→ **What is required**: Compute the number of lines in the following data that include the word "increasing", and output that number alone.

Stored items
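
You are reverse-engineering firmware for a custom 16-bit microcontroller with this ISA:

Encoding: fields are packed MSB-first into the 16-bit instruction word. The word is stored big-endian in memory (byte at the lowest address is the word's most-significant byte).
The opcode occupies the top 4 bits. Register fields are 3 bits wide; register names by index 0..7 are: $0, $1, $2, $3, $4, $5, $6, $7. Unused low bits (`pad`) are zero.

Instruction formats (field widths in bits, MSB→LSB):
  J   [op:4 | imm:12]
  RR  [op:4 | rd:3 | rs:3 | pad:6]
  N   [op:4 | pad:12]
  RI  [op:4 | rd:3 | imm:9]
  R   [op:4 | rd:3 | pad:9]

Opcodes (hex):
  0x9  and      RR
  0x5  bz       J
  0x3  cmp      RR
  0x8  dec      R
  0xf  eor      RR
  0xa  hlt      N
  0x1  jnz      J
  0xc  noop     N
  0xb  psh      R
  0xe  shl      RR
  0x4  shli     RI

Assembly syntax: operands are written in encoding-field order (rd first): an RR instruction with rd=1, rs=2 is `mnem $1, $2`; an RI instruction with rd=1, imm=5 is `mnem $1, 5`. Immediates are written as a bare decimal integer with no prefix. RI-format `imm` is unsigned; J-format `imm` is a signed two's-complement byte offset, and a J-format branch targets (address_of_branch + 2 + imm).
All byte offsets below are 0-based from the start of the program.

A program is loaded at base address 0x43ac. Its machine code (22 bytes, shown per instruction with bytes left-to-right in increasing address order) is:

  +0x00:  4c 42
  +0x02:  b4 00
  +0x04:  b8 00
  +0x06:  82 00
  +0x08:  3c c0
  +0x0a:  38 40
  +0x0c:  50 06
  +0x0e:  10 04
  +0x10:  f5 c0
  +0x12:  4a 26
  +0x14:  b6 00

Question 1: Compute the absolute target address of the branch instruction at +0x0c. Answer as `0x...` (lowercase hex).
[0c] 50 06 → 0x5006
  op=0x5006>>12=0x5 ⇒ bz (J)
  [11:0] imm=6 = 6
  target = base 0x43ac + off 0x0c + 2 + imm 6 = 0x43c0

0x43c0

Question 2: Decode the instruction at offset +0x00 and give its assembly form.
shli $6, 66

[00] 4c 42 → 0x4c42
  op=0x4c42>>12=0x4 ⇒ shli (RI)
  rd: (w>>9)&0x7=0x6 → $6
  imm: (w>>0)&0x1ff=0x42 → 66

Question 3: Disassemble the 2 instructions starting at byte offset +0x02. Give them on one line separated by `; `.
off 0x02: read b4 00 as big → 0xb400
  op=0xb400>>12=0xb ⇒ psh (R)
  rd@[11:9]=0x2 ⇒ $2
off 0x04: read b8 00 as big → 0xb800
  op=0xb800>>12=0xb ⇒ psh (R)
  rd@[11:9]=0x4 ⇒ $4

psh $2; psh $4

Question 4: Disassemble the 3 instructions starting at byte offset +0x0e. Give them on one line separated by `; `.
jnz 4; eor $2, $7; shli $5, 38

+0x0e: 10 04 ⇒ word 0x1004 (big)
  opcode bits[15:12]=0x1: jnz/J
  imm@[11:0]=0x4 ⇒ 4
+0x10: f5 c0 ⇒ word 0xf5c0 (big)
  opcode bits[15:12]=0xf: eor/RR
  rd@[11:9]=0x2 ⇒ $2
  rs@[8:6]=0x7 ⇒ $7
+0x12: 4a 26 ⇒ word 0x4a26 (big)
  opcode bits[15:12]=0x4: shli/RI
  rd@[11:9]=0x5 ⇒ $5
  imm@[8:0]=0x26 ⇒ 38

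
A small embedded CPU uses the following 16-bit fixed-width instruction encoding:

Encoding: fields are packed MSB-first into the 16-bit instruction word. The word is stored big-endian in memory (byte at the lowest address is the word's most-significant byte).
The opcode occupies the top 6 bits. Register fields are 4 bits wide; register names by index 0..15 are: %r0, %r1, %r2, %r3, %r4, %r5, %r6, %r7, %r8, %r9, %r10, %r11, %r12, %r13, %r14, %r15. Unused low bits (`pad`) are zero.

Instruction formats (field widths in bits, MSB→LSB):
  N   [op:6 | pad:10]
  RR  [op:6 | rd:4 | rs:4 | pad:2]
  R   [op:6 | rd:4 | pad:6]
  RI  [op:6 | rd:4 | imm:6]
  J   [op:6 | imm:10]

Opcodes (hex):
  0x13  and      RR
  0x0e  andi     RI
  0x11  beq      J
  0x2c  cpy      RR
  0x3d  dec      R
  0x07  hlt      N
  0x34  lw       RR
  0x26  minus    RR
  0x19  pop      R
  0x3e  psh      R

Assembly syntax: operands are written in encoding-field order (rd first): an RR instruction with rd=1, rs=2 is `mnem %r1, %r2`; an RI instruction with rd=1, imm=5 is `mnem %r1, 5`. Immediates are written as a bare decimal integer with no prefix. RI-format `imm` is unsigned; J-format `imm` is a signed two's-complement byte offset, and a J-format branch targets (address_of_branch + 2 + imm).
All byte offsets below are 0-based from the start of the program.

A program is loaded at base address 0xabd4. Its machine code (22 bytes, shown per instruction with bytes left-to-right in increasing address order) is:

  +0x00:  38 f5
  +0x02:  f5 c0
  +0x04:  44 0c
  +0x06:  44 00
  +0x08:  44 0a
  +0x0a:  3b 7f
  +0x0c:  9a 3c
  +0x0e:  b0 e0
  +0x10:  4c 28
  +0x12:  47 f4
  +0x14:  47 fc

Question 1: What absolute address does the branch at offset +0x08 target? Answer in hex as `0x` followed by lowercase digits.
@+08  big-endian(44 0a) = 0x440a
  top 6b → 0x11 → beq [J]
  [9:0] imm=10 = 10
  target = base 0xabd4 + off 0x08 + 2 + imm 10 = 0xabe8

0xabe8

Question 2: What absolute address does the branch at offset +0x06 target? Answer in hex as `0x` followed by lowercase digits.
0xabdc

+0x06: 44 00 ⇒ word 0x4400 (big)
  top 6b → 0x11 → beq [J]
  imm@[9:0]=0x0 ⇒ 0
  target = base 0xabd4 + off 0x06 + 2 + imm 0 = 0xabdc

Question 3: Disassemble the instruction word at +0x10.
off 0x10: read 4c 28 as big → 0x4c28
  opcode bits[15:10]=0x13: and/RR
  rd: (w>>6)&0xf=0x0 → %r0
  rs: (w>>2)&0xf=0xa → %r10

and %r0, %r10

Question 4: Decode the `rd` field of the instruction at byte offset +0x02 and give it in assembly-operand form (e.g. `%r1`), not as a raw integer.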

→ **Your solution**: 2